* _What you have to do_:
Each entry is to be transcribed exactly, with nothing added or dropped.
____
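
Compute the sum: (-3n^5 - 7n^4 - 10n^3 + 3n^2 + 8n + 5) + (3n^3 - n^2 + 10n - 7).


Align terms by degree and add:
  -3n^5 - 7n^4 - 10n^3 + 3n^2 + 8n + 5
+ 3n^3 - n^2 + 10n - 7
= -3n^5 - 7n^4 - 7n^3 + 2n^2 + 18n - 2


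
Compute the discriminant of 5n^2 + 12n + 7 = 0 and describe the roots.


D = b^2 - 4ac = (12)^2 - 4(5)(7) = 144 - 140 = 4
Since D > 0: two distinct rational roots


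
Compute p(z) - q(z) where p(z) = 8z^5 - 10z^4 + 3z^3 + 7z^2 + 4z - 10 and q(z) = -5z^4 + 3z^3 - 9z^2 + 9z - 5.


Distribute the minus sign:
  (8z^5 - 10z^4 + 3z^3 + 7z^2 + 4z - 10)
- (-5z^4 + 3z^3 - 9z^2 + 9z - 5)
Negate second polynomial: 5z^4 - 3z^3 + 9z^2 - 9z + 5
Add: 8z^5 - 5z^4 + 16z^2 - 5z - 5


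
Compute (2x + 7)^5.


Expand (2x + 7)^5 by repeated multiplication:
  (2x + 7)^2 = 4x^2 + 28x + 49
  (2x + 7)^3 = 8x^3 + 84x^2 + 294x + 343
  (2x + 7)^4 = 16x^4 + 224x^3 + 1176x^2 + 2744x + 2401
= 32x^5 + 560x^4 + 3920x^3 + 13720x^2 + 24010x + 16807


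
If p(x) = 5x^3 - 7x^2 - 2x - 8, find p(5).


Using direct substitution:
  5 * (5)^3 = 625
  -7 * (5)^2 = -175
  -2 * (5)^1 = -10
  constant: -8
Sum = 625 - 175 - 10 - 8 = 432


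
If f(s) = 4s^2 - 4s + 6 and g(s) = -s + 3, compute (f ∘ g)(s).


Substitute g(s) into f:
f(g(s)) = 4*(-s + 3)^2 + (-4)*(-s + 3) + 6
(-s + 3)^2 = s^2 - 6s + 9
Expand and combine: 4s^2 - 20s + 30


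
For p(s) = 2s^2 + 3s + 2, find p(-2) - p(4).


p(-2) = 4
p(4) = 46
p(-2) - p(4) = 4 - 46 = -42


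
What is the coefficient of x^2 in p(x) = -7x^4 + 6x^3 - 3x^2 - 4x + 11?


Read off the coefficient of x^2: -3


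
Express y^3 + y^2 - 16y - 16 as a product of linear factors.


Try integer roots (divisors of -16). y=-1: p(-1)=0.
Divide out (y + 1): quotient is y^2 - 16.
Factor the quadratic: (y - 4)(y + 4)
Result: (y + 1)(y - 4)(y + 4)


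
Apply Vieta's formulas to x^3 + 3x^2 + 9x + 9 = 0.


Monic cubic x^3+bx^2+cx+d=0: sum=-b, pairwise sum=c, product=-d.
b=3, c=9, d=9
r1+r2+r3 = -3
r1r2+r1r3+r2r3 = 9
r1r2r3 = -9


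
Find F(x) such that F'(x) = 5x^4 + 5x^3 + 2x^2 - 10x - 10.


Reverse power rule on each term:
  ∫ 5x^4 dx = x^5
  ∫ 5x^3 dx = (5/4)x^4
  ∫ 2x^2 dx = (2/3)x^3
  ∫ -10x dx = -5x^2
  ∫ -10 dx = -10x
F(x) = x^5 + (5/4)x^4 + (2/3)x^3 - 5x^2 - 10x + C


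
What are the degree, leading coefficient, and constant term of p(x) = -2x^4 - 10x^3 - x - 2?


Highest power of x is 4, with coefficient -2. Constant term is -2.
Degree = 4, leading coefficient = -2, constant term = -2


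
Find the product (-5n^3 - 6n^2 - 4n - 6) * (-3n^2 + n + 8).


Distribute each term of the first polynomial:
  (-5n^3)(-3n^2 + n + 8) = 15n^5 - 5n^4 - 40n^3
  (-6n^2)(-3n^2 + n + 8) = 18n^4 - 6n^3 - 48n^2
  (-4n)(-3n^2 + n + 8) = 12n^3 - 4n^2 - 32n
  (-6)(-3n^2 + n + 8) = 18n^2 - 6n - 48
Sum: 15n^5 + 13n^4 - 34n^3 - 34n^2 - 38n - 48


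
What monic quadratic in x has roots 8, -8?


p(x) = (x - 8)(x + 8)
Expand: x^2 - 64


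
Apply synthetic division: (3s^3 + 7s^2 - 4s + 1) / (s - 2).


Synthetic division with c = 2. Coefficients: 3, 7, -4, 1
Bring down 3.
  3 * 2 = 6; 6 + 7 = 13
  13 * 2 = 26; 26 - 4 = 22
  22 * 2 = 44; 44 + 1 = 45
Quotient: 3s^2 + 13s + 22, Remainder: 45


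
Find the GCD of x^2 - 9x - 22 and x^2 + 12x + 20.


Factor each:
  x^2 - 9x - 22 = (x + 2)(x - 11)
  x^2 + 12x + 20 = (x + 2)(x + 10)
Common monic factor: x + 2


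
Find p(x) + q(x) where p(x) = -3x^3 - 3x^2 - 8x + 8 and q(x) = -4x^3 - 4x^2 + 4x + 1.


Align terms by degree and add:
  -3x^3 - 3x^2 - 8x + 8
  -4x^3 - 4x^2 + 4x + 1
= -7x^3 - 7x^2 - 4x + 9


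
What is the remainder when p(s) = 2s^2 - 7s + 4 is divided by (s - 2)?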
____
* _Task result_:
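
Compute the sum: (-3n^5 - 7n^4 - 10n^3 + 3n^2 + 8n + 5) + (3n^3 - n^2 + 10n - 7).


Align terms by degree and add:
  -3n^5 - 7n^4 - 10n^3 + 3n^2 + 8n + 5
+ 3n^3 - n^2 + 10n - 7
= -3n^5 - 7n^4 - 7n^3 + 2n^2 + 18n - 2


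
Compute the discriminant of 5n^2 + 12n + 7 = 0 and describe the roots.


D = b^2 - 4ac = (12)^2 - 4(5)(7) = 144 - 140 = 4
Since D > 0: two distinct rational roots


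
Compute p(z) - q(z) where p(z) = 8z^5 - 10z^4 + 3z^3 + 7z^2 + 4z - 10 and q(z) = -5z^4 + 3z^3 - 9z^2 + 9z - 5.


Distribute the minus sign:
  (8z^5 - 10z^4 + 3z^3 + 7z^2 + 4z - 10)
- (-5z^4 + 3z^3 - 9z^2 + 9z - 5)
Negate second polynomial: 5z^4 - 3z^3 + 9z^2 - 9z + 5
Add: 8z^5 - 5z^4 + 16z^2 - 5z - 5


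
Compute (2x + 7)^5.


Expand (2x + 7)^5 by repeated multiplication:
  (2x + 7)^2 = 4x^2 + 28x + 49
  (2x + 7)^3 = 8x^3 + 84x^2 + 294x + 343
  (2x + 7)^4 = 16x^4 + 224x^3 + 1176x^2 + 2744x + 2401
= 32x^5 + 560x^4 + 3920x^3 + 13720x^2 + 24010x + 16807


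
If p(x) = 5x^3 - 7x^2 - 2x - 8, find p(5).


Using direct substitution:
  5 * (5)^3 = 625
  -7 * (5)^2 = -175
  -2 * (5)^1 = -10
  constant: -8
Sum = 625 - 175 - 10 - 8 = 432


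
If f(s) = 4s^2 - 4s + 6 and g(s) = -s + 3, compute (f ∘ g)(s).


Substitute g(s) into f:
f(g(s)) = 4*(-s + 3)^2 + (-4)*(-s + 3) + 6
(-s + 3)^2 = s^2 - 6s + 9
Expand and combine: 4s^2 - 20s + 30


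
For p(s) = 2s^2 + 3s + 2, find p(-2) - p(4).


p(-2) = 4
p(4) = 46
p(-2) - p(4) = 4 - 46 = -42


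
What is the coefficient of x^2 in p(x) = -7x^4 + 6x^3 - 3x^2 - 4x + 11?


Read off the coefficient of x^2: -3


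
Express y^3 + y^2 - 16y - 16 as a product of linear factors.


Try integer roots (divisors of -16). y=-1: p(-1)=0.
Divide out (y + 1): quotient is y^2 - 16.
Factor the quadratic: (y - 4)(y + 4)
Result: (y + 1)(y - 4)(y + 4)


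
Apply Vieta's formulas to x^3 + 3x^2 + 9x + 9 = 0.


Monic cubic x^3+bx^2+cx+d=0: sum=-b, pairwise sum=c, product=-d.
b=3, c=9, d=9
r1+r2+r3 = -3
r1r2+r1r3+r2r3 = 9
r1r2r3 = -9


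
Find F(x) such that F'(x) = 5x^4 + 5x^3 + 2x^2 - 10x - 10.


Reverse power rule on each term:
  ∫ 5x^4 dx = x^5
  ∫ 5x^3 dx = (5/4)x^4
  ∫ 2x^2 dx = (2/3)x^3
  ∫ -10x dx = -5x^2
  ∫ -10 dx = -10x
F(x) = x^5 + (5/4)x^4 + (2/3)x^3 - 5x^2 - 10x + C


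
What are the degree, leading coefficient, and constant term of p(x) = -2x^4 - 10x^3 - x - 2?


Highest power of x is 4, with coefficient -2. Constant term is -2.
Degree = 4, leading coefficient = -2, constant term = -2


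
Find the product (-5n^3 - 6n^2 - 4n - 6) * (-3n^2 + n + 8).


Distribute each term of the first polynomial:
  (-5n^3)(-3n^2 + n + 8) = 15n^5 - 5n^4 - 40n^3
  (-6n^2)(-3n^2 + n + 8) = 18n^4 - 6n^3 - 48n^2
  (-4n)(-3n^2 + n + 8) = 12n^3 - 4n^2 - 32n
  (-6)(-3n^2 + n + 8) = 18n^2 - 6n - 48
Sum: 15n^5 + 13n^4 - 34n^3 - 34n^2 - 38n - 48


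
What monic quadratic in x has roots 8, -8?


p(x) = (x - 8)(x + 8)
Expand: x^2 - 64


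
Apply synthetic division: (3s^3 + 7s^2 - 4s + 1) / (s - 2).


Synthetic division with c = 2. Coefficients: 3, 7, -4, 1
Bring down 3.
  3 * 2 = 6; 6 + 7 = 13
  13 * 2 = 26; 26 - 4 = 22
  22 * 2 = 44; 44 + 1 = 45
Quotient: 3s^2 + 13s + 22, Remainder: 45


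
Find the GCD of x^2 - 9x - 22 and x^2 + 12x + 20.


Factor each:
  x^2 - 9x - 22 = (x + 2)(x - 11)
  x^2 + 12x + 20 = (x + 2)(x + 10)
Common monic factor: x + 2


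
Find p(x) + q(x) where p(x) = -3x^3 - 3x^2 - 8x + 8 and q(x) = -4x^3 - 4x^2 + 4x + 1.


Align terms by degree and add:
  -3x^3 - 3x^2 - 8x + 8
  -4x^3 - 4x^2 + 4x + 1
= -7x^3 - 7x^2 - 4x + 9


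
What is the remainder when p(s) = 2s^2 - 7s + 4 is divided by (s - 2)?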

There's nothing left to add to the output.